**Assignment**: Could you reproduce all of the following entries exactly?
Start of Extracted entries
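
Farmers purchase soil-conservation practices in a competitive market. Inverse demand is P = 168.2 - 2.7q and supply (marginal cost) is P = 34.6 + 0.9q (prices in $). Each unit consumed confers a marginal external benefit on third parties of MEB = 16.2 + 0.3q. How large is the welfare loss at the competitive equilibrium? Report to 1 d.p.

DWL = $113.2

Market equilibrium (private): 34.6 + 0.9q = 168.2 - 2.7q → q_m = 37.1111.
Social marginal benefit = demand + MEB = 184.4 - 2.4q.
Set SMB = MC: 184.4 - 2.4q = 34.6 + 0.9q → q* = 45.3939.
The loss is the area between SMB and MC from q* to q_m; with linear curves that's a triangle of height MEB(q_m).
DWL = ½ × 8.2828 × 27.3333 = 113.1981.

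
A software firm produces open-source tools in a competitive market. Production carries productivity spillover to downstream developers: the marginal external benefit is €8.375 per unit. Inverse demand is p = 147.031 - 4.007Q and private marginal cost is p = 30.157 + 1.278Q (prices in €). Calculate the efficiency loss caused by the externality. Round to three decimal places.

DWL = €6.636

Market equilibrium (private): 30.157 + 1.278Q = 147.031 - 4.007Q → Q_m = 22.1143.
Social marginal cost = private MC − MEB = 21.782 + 1.278Q.
Set SMC = demand: 21.782 + 1.278Q = 147.031 - 4.007Q → Q* = 23.6990.
The loss is the area between SMC and demand from Q* to Q_m; with linear curves that's a triangle of height MEB(Q_m).
DWL = ½ × 1.5847 × 8.3750 = 6.6359.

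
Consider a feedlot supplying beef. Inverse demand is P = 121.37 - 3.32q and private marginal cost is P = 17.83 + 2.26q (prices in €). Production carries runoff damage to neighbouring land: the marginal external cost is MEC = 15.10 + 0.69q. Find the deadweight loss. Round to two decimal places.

DWL = €62.09

Market equilibrium (private): 17.83 + 2.26q = 121.37 - 3.32q → q_m = 18.5556.
Social marginal cost = private MC + MEC = 32.93 + 2.95q.
Set SMC = demand: 32.93 + 2.95q = 121.37 - 3.32q → q* = 14.1053.
Height of the DWL triangle at q_m is SMC(q_m) − demand(q_m) = MEC(q_m) = 27.9033.
DWL = ½ × 4.4503 × 27.9033 = 62.0890.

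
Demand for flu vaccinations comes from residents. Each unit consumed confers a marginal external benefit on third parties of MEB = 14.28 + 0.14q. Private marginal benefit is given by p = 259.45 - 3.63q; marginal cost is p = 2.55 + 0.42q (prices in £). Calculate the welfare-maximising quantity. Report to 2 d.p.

q* = 69.36

Social marginal benefit = demand + MEB = 273.73 - 3.49q.
Set SMB = MC: 273.73 - 3.49q = 2.55 + 0.42q → q* = 69.3555.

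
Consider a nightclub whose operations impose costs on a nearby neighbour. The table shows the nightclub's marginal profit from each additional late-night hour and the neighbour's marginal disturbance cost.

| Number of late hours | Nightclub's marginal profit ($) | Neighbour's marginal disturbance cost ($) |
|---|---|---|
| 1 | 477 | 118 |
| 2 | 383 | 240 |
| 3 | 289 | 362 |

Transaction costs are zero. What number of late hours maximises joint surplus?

2

Bargaining reaches the level where marginal profit last exceeds marginal disturbance cost.
That holds through level 2 (383 ≥ 240) but not at 3 (289 < 362).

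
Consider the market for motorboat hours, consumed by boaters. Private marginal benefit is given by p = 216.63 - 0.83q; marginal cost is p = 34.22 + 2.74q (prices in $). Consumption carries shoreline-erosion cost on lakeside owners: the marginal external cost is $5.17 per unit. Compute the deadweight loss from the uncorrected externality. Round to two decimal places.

DWL = $3.74

Market equilibrium (private): 34.22 + 2.74q = 216.63 - 0.83q → q_m = 51.0952.
Social marginal benefit = demand − MEC = 211.46 - 0.83q.
Set SMB = MC: 211.46 - 0.83q = 34.22 + 2.74q → q* = 49.6471.
The loss is the area between SMB and MC from q* to q_m; with linear curves that's a triangle of height MEC(q_m).
DWL = ½ × 1.4481 × 5.1700 = 3.7433.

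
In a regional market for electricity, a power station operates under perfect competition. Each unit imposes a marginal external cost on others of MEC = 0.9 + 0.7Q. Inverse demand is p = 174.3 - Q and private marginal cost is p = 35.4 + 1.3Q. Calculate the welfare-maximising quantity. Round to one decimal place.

Social marginal cost = private MC + MEC = 36.3 + 2.0Q.
Set SMC = demand: 36.3 + 2.0Q = 174.3 - Q → Q* = 46.0000.

Q* = 46.0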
End of Extracted entries
**Written response**:
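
Farmers purchase soil-conservation practices in a competitive market. Inverse demand is P = 168.2 - 2.7q and supply (marginal cost) is P = 34.6 + 0.9q (prices in $). Each unit consumed confers a marginal external benefit on third parties of MEB = 16.2 + 0.3q. How large is the welfare loss at the competitive equilibrium? Report to 1 d.p.

DWL = $113.2

Market equilibrium (private): 34.6 + 0.9q = 168.2 - 2.7q → q_m = 37.1111.
Social marginal benefit = demand + MEB = 184.4 - 2.4q.
Set SMB = MC: 184.4 - 2.4q = 34.6 + 0.9q → q* = 45.3939.
The loss is the area between SMB and MC from q* to q_m; with linear curves that's a triangle of height MEB(q_m).
DWL = ½ × 8.2828 × 27.3333 = 113.1981.

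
A software firm produces open-source tools in a competitive market. Production carries productivity spillover to downstream developers: the marginal external benefit is €8.375 per unit. Inverse demand is p = 147.031 - 4.007Q and private marginal cost is p = 30.157 + 1.278Q (prices in €). Calculate the efficiency loss caused by the externality. Round to three decimal places.

DWL = €6.636

Market equilibrium (private): 30.157 + 1.278Q = 147.031 - 4.007Q → Q_m = 22.1143.
Social marginal cost = private MC − MEB = 21.782 + 1.278Q.
Set SMC = demand: 21.782 + 1.278Q = 147.031 - 4.007Q → Q* = 23.6990.
The loss is the area between SMC and demand from Q* to Q_m; with linear curves that's a triangle of height MEB(Q_m).
DWL = ½ × 1.5847 × 8.3750 = 6.6359.

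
Consider a feedlot supplying beef. Inverse demand is P = 121.37 - 3.32q and private marginal cost is P = 17.83 + 2.26q (prices in €). Production carries runoff damage to neighbouring land: the marginal external cost is MEC = 15.10 + 0.69q. Find the deadweight loss. Round to two decimal places.

DWL = €62.09

Market equilibrium (private): 17.83 + 2.26q = 121.37 - 3.32q → q_m = 18.5556.
Social marginal cost = private MC + MEC = 32.93 + 2.95q.
Set SMC = demand: 32.93 + 2.95q = 121.37 - 3.32q → q* = 14.1053.
Height of the DWL triangle at q_m is SMC(q_m) − demand(q_m) = MEC(q_m) = 27.9033.
DWL = ½ × 4.4503 × 27.9033 = 62.0890.

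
Demand for flu vaccinations comes from residents. Each unit consumed confers a marginal external benefit on third parties of MEB = 14.28 + 0.14q. Private marginal benefit is given by p = 259.45 - 3.63q; marginal cost is p = 2.55 + 0.42q (prices in £). Calculate the welfare-maximising quantity. Report to 2 d.p.

q* = 69.36

Social marginal benefit = demand + MEB = 273.73 - 3.49q.
Set SMB = MC: 273.73 - 3.49q = 2.55 + 0.42q → q* = 69.3555.

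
Consider a nightclub whose operations impose costs on a nearby neighbour. The table shows the nightclub's marginal profit from each additional late-night hour and the neighbour's marginal disturbance cost.

| Number of late hours | Nightclub's marginal profit ($) | Neighbour's marginal disturbance cost ($) |
|---|---|---|
| 1 | 477 | 118 |
| 2 | 383 | 240 |
| 3 | 289 | 362 |

Transaction costs are zero. What number of late hours maximises joint surplus?

2

Bargaining reaches the level where marginal profit last exceeds marginal disturbance cost.
That holds through level 2 (383 ≥ 240) but not at 3 (289 < 362).

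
Consider the market for motorboat hours, consumed by boaters. Private marginal benefit is given by p = 216.63 - 0.83q; marginal cost is p = 34.22 + 2.74q (prices in $). Consumption carries shoreline-erosion cost on lakeside owners: the marginal external cost is $5.17 per unit. Compute the deadweight loss from the uncorrected externality. Round to two decimal places.

DWL = $3.74

Market equilibrium (private): 34.22 + 2.74q = 216.63 - 0.83q → q_m = 51.0952.
Social marginal benefit = demand − MEC = 211.46 - 0.83q.
Set SMB = MC: 211.46 - 0.83q = 34.22 + 2.74q → q* = 49.6471.
The loss is the area between SMB and MC from q* to q_m; with linear curves that's a triangle of height MEC(q_m).
DWL = ½ × 1.4481 × 5.1700 = 3.7433.

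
In a regional market for electricity, a power station operates under perfect competition. Each unit imposes a marginal external cost on others of MEC = 0.9 + 0.7Q. Inverse demand is p = 174.3 - Q and private marginal cost is p = 35.4 + 1.3Q. Calculate the welfare-maximising quantity. Round to one decimal place.

Social marginal cost = private MC + MEC = 36.3 + 2.0Q.
Set SMC = demand: 36.3 + 2.0Q = 174.3 - Q → Q* = 46.0000.

Q* = 46.0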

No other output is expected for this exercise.